▶ What you are asked to do: Nothing but an exact copy of the data should be output.

▶ The data:
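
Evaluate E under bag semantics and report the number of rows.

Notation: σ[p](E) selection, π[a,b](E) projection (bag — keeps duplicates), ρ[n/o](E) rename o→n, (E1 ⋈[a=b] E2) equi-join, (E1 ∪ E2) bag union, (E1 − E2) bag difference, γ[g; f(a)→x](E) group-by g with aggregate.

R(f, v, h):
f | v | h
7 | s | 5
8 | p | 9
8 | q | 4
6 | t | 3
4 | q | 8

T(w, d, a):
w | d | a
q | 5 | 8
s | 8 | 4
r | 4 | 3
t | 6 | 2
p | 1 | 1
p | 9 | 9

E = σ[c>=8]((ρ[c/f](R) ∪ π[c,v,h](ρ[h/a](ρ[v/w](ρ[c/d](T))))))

Per-node cardinality:
  R → 5
  ρ[c/f](R) → 5
  T → 6
  ρ[c/d](T) → 6
  ρ[v/w](ρ[c/d](T)) → 6
  ρ[h/a](ρ[v/w](ρ[c/d](T))) → 6
  π[c,v,h](ρ[h/a](ρ[v/w](ρ[c/d](T)))) → 6
  (ρ[c/f](R) ∪ π[c,v,h](ρ[h/a](ρ[v/w](ρ[c/d](T))))) → 11
  σ[c>=8]((ρ[c/f](R) ∪ π[c,v,h](ρ[h/a](ρ[v/w](ρ[c/d](T)))))) → 4

|E| = 4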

▶ Response to this task:
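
Evaluate E under bag semantics and report the number of rows.

Notation: σ[p](E) selection, π[a,b](E) projection (bag — keeps duplicates), ρ[n/o](E) rename o→n, (E1 ⋈[a=b] E2) equi-join, (E1 ∪ E2) bag union, (E1 − E2) bag difference, γ[g; f(a)→x](E) group-by g with aggregate.

R(f, v, h):
f | v | h
7 | s | 5
8 | p | 9
8 | q | 4
6 | t | 3
4 | q | 8

T(w, d, a):
w | d | a
q | 5 | 8
s | 8 | 4
r | 4 | 3
t | 6 | 2
p | 1 | 1
p | 9 | 9

E = σ[c>=8]((ρ[c/f](R) ∪ π[c,v,h](ρ[h/a](ρ[v/w](ρ[c/d](T))))))

Per-node cardinality:
  R → 5
  ρ[c/f](R) → 5
  T → 6
  ρ[c/d](T) → 6
  ρ[v/w](ρ[c/d](T)) → 6
  ρ[h/a](ρ[v/w](ρ[c/d](T))) → 6
  π[c,v,h](ρ[h/a](ρ[v/w](ρ[c/d](T)))) → 6
  (ρ[c/f](R) ∪ π[c,v,h](ρ[h/a](ρ[v/w](ρ[c/d](T))))) → 11
  σ[c>=8]((ρ[c/f](R) ∪ π[c,v,h](ρ[h/a](ρ[v/w](ρ[c/d](T)))))) → 4

|E| = 4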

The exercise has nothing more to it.